- **Aim of the task**: Please restate word for word the line holding "M at (19, 9)" and every following line through the end of the entries.

- **The records**:
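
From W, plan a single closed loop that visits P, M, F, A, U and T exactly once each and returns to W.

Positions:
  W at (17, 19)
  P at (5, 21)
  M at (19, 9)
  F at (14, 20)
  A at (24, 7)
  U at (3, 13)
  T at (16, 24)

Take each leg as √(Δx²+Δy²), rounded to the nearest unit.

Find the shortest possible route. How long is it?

With 6 stops there are 6!/2 = 360 distinct round trips (a route and its reverse cost the same).
W-P-M-F-A-U-T-W: 12+18+12+16+22+17+5 = 102
W-P-M-F-A-T-U-W: 12+18+12+16+19+17+15 = 109
W-P-M-F-U-A-T-W: 12+18+12+13+22+19+5 = 101
W-P-M-F-U-T-A-W: 12+18+12+13+17+19+14 = 105
W-P-M-F-T-A-U-W: 12+18+12+4+19+22+15 = 102
W-P-M-F-T-U-A-W: 12+18+12+4+17+22+14 = 99
W-P-M-A-F-U-T-W: 12+18+5+16+13+17+5 = 86
W-P-M-A-F-T-U-W: 12+18+5+16+4+17+15 = 87
… (352 more)
W-F-T-P-U-M-A-W: 3+4+11+8+16+5+14 = 61  ← best
The minimum is 61.
One optimal route: W → F → T → P → U → M → A → W (or its reverse).

Minimum total distance: 61.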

- **Answer section**:
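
  M at (19, 9)
  F at (14, 20)
  A at (24, 7)
  U at (3, 13)
  T at (16, 24)

Take each leg as √(Δx²+Δy²), rounded to the nearest unit.

Find the shortest possible route. How long is it?

With 6 stops there are 6!/2 = 360 distinct round trips (a route and its reverse cost the same).
W-P-M-F-A-U-T-W: 12+18+12+16+22+17+5 = 102
W-P-M-F-A-T-U-W: 12+18+12+16+19+17+15 = 109
W-P-M-F-U-A-T-W: 12+18+12+13+22+19+5 = 101
W-P-M-F-U-T-A-W: 12+18+12+13+17+19+14 = 105
W-P-M-F-T-A-U-W: 12+18+12+4+19+22+15 = 102
W-P-M-F-T-U-A-W: 12+18+12+4+17+22+14 = 99
W-P-M-A-F-U-T-W: 12+18+5+16+13+17+5 = 86
W-P-M-A-F-T-U-W: 12+18+5+16+4+17+15 = 87
… (352 more)
W-F-T-P-U-M-A-W: 3+4+11+8+16+5+14 = 61  ← best
The minimum is 61.
One optimal route: W → F → T → P → U → M → A → W (or its reverse).

Minimum total distance: 61.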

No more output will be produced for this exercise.